### WORK REQUEST:
Every line that holds the word "both" needs to be copied from the data below.

[Stored items]
╭──

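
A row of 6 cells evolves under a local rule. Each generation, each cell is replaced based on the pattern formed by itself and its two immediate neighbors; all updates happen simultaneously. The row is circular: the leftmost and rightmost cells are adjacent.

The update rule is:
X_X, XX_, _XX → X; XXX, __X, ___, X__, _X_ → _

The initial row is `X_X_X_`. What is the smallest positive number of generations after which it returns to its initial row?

generation 1: _X_X_X
generation 2: X_X_X_

2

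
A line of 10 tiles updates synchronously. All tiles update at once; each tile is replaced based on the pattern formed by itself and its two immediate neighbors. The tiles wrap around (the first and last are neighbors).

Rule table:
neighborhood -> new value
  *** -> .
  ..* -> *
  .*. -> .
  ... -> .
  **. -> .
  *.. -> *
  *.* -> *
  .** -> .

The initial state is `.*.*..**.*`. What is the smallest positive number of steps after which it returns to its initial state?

2

step 1: *.*.**..*.
step 2: .*.*..**.*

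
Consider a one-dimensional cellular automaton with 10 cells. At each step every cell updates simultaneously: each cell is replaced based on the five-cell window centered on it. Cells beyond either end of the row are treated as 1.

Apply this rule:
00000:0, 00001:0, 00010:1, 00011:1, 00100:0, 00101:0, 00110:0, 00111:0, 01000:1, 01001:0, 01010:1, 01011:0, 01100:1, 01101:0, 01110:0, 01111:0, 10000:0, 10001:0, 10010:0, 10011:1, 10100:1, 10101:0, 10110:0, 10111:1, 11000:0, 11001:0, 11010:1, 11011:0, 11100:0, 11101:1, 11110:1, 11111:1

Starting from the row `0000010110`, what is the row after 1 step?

0000100000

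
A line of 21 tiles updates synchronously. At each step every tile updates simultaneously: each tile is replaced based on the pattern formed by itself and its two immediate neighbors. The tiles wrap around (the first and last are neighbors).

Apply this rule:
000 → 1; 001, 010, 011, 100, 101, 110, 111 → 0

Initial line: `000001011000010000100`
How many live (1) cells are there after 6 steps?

111100000011000110001
000001111000010000100
111100000011000110001  (repeats step 1; period 2)
step 6: 000001111000010000100
count of 1: 6

6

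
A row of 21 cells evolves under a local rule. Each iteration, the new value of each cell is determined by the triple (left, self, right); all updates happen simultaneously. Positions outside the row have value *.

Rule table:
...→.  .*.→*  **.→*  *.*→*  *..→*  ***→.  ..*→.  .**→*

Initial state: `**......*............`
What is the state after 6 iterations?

.*********..***......

.**.....**...........
****....***..........
...**...*.**.........
*..***..*****........
**.*.**.*...**.......
.*********..***......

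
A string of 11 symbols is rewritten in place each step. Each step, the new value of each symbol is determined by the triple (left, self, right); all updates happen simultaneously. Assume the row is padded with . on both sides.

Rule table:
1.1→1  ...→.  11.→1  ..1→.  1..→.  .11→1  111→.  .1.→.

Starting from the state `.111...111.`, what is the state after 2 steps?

.1.1...1.1.
..1.....1..

..1.....1..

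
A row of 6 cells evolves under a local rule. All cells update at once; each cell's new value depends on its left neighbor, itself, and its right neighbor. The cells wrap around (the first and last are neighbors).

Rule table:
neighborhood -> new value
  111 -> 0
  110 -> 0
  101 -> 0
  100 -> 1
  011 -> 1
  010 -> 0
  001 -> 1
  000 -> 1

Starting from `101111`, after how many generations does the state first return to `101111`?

12

generation 1: 001000
generation 2: 110111
generation 3: 000100
generation 4: 111011
generation 5: 000010
generation 6: 111101
generation 7: 000001
generation 8: 111110
generation 9: 100000
generation 10: 011111
generation 11: 010000
generation 12: 101111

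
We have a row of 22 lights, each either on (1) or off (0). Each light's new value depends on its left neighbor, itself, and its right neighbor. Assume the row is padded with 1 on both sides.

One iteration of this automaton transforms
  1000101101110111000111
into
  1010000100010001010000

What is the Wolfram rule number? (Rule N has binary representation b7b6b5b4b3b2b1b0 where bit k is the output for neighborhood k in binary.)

position 10: 111 → 0  (bit 7 = 0)
position 0: 110 → 1  (bit 6 = 1)
position 5: 101 → 0  (bit 5 = 0)
position 1: 100 → 0  (bit 4 = 0)
position 6: 011 → 0  (bit 3 = 0)
position 4: 010 → 0  (bit 2 = 0)
position 3: 001 → 0  (bit 1 = 0)
position 2: 000 → 1  (bit 0 = 1)
bits b7..b0 = 01000001 = 65

65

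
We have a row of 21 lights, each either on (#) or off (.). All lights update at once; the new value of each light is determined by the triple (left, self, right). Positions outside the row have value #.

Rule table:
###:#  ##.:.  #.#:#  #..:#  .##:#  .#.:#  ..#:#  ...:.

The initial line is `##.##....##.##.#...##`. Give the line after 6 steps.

#####.##.###.########

step 1: #.##.#..##.##.###.###
step 2: .##.#####.##.###.####
step 3: ##.#####.##.###.#####
step 4: #.#####.##.###.######
step 5: .#####.##.###.#######
step 6: #####.##.###.########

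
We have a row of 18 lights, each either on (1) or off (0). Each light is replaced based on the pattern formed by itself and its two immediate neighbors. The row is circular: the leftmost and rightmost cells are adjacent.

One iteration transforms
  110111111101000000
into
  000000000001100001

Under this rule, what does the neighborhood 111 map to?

0

At position 4 the neighborhood is 111; the next row has 0 there.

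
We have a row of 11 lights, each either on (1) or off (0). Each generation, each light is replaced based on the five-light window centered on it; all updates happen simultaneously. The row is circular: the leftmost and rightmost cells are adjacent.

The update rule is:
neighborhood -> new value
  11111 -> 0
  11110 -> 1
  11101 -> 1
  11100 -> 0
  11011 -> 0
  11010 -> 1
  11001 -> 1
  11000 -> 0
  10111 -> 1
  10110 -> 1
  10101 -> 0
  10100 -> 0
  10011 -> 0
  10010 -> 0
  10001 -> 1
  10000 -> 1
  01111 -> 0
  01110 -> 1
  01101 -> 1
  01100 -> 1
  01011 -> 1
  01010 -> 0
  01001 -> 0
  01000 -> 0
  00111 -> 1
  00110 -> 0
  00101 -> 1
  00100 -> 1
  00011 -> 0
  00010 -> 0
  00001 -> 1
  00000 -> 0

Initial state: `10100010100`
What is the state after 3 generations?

00000010011

10001010000
10101000110
00000010011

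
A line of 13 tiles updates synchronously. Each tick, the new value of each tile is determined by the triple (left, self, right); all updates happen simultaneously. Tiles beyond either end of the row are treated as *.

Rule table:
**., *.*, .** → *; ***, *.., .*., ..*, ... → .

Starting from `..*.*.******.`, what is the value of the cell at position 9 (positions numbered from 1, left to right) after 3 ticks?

.

...*.**....**
....***....*.
....*.*.....*
position 9 holds .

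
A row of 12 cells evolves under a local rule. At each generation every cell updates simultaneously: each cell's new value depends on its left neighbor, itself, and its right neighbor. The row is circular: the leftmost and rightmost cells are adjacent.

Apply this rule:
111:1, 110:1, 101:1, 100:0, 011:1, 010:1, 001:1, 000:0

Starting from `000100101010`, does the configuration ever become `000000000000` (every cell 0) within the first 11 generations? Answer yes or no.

no

generation 1: 001101111110
generation 2: 011111111110
generation 3: 111111111110
generation 4: 111111111111
generation 5: 111111111111  (fixed point — unchanged through generation 11)
generation 11 is 111111111111, still not uniform 0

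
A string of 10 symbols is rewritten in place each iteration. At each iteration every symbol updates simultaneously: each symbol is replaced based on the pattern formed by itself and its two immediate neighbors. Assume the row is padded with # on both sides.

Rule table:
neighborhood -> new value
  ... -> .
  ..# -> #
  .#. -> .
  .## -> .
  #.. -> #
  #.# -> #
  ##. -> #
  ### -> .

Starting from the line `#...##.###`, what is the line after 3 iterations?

iteration 1: ##.#.##...
iteration 2: .##.#.##.#
iteration 3: #.##.#.##.

#.##.#.##.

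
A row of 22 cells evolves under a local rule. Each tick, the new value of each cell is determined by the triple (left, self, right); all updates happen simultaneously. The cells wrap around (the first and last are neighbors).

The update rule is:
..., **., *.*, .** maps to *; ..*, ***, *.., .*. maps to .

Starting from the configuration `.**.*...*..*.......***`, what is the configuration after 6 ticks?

*.*.***.*.****.****.**

****..*......*****.*.*
...*....****.*...**.**
.*...**.*..**..*.*****
*..*.***...**...**...*
*...**.*.*.**.*.**.*.*
*.*.***.*.****.****.**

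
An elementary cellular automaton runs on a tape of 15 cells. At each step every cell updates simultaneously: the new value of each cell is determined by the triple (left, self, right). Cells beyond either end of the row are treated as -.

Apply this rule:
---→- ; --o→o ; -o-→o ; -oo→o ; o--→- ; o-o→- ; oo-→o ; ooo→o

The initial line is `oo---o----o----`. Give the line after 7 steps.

oo-ooo-oooo----

oo--oo---oo----
oo-ooo--ooo----
oo-ooo-oooo----
oo-ooo-oooo----  (fixed point — unchanged through step 7)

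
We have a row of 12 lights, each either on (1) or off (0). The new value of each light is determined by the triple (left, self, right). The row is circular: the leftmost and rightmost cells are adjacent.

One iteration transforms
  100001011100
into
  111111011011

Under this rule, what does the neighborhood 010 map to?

At position 0 the neighborhood is 010; the next row has 1 there.

1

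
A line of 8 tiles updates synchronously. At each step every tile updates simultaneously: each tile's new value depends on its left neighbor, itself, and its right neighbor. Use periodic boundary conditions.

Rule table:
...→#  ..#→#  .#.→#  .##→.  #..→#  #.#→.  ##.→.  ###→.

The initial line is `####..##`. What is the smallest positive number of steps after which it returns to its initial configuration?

....##..
####..##

2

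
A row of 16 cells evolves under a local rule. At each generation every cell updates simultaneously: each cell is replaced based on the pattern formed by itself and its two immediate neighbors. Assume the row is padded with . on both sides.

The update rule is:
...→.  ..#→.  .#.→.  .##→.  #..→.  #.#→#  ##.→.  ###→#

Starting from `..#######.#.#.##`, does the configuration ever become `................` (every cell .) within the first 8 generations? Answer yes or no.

...#####.#.#.#..
....###.#.#.#...
.....#.#.#.#....
......#.#.#.....
.......#.#......
........#.......
................
all cells are . at generation 7

yes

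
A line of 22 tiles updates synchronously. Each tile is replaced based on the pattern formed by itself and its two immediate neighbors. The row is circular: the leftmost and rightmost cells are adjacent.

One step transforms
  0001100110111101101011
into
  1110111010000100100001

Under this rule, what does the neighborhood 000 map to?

At position 1 the neighborhood is 000; the next row has 1 there.

1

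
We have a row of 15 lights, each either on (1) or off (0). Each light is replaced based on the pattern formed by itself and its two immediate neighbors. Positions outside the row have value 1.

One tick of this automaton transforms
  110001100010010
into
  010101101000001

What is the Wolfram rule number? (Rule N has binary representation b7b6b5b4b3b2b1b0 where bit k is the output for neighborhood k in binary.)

105

position 0: 111 → 0  (bit 7 = 0)
position 1: 110 → 1  (bit 6 = 1)
position 14: 101 → 1  (bit 5 = 1)
position 2: 100 → 0  (bit 4 = 0)
position 5: 011 → 1  (bit 3 = 1)
position 10: 010 → 0  (bit 2 = 0)
position 4: 001 → 0  (bit 1 = 0)
position 3: 000 → 1  (bit 0 = 1)
bits b7..b0 = 01101001 = 105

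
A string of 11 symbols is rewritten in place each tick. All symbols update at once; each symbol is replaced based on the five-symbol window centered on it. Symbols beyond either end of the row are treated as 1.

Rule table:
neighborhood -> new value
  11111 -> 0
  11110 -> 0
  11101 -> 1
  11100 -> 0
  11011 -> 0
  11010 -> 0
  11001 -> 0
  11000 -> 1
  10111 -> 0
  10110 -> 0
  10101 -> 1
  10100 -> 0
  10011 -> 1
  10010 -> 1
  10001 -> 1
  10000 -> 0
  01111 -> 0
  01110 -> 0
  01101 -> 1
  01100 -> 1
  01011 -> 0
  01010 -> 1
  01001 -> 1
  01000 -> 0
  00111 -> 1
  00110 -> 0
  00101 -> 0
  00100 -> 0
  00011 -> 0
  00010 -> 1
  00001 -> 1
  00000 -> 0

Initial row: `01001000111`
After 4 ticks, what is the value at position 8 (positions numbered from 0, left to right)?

00110010100
01010101011
01111111000
00000000110
position 8 holds 1

1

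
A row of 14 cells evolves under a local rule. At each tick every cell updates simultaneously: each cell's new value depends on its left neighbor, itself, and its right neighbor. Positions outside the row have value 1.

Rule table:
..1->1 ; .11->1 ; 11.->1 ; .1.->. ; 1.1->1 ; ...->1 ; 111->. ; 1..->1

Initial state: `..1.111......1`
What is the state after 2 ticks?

.111111.......

11.11.11111111
.111111.......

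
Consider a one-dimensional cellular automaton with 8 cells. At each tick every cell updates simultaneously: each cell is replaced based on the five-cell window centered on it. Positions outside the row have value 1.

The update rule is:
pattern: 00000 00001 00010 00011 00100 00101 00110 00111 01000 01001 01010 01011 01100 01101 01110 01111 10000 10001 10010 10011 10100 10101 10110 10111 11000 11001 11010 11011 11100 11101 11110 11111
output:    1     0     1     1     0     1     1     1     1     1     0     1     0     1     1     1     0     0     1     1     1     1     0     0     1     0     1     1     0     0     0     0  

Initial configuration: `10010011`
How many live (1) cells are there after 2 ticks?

00101111
01110100
count of 1: 4

4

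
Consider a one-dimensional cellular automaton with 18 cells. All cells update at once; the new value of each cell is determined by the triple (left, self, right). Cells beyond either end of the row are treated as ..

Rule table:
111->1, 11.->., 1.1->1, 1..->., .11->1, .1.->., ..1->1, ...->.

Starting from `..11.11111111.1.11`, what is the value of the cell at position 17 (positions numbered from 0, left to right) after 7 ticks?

.11.11111111.1.11.
11.11111111.1.11..
1.11111111.1.11...
.11111111.1.11....
11111111.1.11.....
1111111.1.11......
111111.1.11.......
position 17 holds .

.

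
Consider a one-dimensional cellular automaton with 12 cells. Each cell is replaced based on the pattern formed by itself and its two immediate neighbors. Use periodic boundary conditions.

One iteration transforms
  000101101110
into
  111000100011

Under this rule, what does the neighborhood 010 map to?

At position 3 the neighborhood is 010; the next row has 0 there.

0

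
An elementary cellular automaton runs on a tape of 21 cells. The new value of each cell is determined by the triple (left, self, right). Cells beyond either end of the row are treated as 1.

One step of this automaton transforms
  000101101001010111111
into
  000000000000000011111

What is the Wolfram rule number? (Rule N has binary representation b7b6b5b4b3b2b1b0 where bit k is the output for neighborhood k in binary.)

position 16: 111 → 1  (bit 7 = 1)
position 6: 110 → 0  (bit 6 = 0)
position 4: 101 → 0  (bit 5 = 0)
position 0: 100 → 0  (bit 4 = 0)
position 5: 011 → 0  (bit 3 = 0)
position 3: 010 → 0  (bit 2 = 0)
position 2: 001 → 0  (bit 1 = 0)
position 1: 000 → 0  (bit 0 = 0)
bits b7..b0 = 10000000 = 128

128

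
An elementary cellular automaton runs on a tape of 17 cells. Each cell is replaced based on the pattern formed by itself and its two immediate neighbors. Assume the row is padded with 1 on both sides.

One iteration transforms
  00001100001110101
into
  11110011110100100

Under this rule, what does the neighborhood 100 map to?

1

At position 0 the neighborhood is 100; the next row has 1 there.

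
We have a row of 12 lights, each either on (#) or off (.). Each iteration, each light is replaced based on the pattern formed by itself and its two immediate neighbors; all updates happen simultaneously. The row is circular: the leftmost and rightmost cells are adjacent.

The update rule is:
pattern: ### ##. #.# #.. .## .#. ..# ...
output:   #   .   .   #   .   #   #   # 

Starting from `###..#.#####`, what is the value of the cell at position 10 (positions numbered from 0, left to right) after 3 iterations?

iteration 1: ##.###..####
iteration 2: #...#.##.###
iteration 3: .####.....##
position 10 holds #

#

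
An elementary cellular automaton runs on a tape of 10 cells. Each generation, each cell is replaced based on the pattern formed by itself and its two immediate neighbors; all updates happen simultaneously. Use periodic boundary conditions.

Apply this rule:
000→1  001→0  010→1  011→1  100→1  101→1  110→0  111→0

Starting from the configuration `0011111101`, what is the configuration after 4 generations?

1111110100

1010000011
0111111010
0100000111
1111110100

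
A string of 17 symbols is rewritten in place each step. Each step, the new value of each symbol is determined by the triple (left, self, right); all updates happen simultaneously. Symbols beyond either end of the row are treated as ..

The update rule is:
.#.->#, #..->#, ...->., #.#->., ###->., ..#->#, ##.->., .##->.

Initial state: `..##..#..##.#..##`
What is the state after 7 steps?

#...#######......

step 1: .#..#####...###..
step 2: ####.....#.#...#.
step 3: ....#...##.##.###
step 4: ...###.#.........
step 5: ..#....##........
step 6: .###..#..#.......
step 7: #...#######......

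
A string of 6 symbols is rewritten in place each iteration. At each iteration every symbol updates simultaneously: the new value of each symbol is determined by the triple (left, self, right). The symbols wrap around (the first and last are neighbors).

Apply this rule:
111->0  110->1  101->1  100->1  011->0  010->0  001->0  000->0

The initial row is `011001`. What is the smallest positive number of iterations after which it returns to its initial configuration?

6

iteration 1: 101100
iteration 2: 010110
iteration 3: 001011
iteration 4: 100101
iteration 5: 110010
iteration 6: 011001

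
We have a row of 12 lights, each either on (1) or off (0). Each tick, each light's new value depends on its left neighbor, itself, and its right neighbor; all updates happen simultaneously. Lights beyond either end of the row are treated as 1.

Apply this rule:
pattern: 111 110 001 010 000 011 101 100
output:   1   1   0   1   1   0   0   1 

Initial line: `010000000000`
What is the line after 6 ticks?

111100111110

tick 1: 011111111110
tick 2: 001111111110
tick 3: 100111111110
tick 4: 110011111110
tick 5: 111001111110
tick 6: 111100111110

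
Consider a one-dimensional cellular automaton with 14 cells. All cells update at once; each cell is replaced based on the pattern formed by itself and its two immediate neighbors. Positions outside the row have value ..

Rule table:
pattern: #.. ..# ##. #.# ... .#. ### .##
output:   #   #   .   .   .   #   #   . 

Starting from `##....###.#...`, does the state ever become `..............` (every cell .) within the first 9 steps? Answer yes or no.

no

step 1: ..#..#.#..##..
step 2: .#####.###..#.
step 3: #.###...#.####
step 4: #..#.#.##..##.
step 5: ####.#...##..#
step 6: .##..##.#..###
step 7: #..##...###.#.
step 8: ###..#.#.#..##
step 9: .#.###.#.###..
step 9 is .#.###.#.###.., still not uniform .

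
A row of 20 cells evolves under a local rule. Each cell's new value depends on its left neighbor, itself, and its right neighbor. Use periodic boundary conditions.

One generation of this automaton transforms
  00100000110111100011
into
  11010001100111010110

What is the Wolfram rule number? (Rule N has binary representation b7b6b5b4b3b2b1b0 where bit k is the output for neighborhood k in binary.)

154

position 12: 111 → 1  (bit 7 = 1)
position 9: 110 → 0  (bit 6 = 0)
position 10: 101 → 0  (bit 5 = 0)
position 0: 100 → 1  (bit 4 = 1)
position 8: 011 → 1  (bit 3 = 1)
position 2: 010 → 0  (bit 2 = 0)
position 1: 001 → 1  (bit 1 = 1)
position 4: 000 → 0  (bit 0 = 0)
bits b7..b0 = 10011010 = 154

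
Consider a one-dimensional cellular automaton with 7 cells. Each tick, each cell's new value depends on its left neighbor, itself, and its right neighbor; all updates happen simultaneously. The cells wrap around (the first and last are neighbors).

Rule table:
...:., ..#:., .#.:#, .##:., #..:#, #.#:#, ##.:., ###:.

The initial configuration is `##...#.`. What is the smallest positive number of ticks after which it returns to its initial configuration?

..#..##
#.##...
##..#..
..#.##.
..##..#
#...#.#
.#..##.
.##...#
#..#..#
.#.##..
.##..#.
...#.##
#..##..
##...#.

14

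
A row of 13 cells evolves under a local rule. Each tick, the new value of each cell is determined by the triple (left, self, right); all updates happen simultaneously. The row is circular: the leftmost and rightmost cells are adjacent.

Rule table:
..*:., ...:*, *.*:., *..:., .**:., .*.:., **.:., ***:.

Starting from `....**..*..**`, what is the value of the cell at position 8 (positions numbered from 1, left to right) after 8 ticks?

.**..........
....*********
.**..........  (repeats tick 1; period 2)
tick 8: ....*********
position 8 holds *

*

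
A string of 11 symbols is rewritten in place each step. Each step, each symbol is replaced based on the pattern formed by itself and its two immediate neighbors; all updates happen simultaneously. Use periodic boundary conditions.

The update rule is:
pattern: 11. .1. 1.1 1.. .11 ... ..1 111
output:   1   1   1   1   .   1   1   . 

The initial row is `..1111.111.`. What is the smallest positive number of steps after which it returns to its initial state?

22

11...11..11
.1111.111..
1...11..111
1111.111...
...11..1111
111.111...1
..11..1111.
11.111...11
.11..1111..
1.111...111
11..1111...
.111...1111
1..1111...1
111...1111.
..1111...11
11...1111.1
.1111...11.
1...1111.11
1111...11..
...1111.111
111...11..1
..1111.111.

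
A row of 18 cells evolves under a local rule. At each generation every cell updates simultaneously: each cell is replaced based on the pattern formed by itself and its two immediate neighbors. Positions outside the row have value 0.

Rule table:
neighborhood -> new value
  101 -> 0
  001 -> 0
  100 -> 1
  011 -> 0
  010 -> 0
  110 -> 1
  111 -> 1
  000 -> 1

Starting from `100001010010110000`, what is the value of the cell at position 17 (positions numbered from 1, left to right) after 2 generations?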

╰──

### SOLUTION TO THIS PROBLEM:
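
A string of 11 symbols is rewritten in place each step. Each step, the new value of each symbol is determined by the triple (left, self, right); all updates happen simultaneously. Assume the row is padded with . on both sides.
We have a row of 22 lights, each either on (1) or off (0). Each light's new value depends on its left neighbor, itself, and its right neighbor. Assume the row is padded with 1 on both sides.
A string of 10 symbols is rewritten in place each iteration. At each iteration every symbol updates simultaneously: each symbol is replaced based on the pattern formed by itself and its two immediate neighbors. Assume the row is padded with # on both sides.
A row of 16 cells evolves under a local rule. At each generation every cell updates simultaneously: each cell is replaced based on the pattern formed by itself and its two immediate neighbors. Assume the row is padded with . on both sides.
An elementary cellular automaton runs on a tape of 17 cells. Each cell is replaced based on the pattern formed by itself and its two immediate neighbors. Assume the row is padded with 1 on both sides.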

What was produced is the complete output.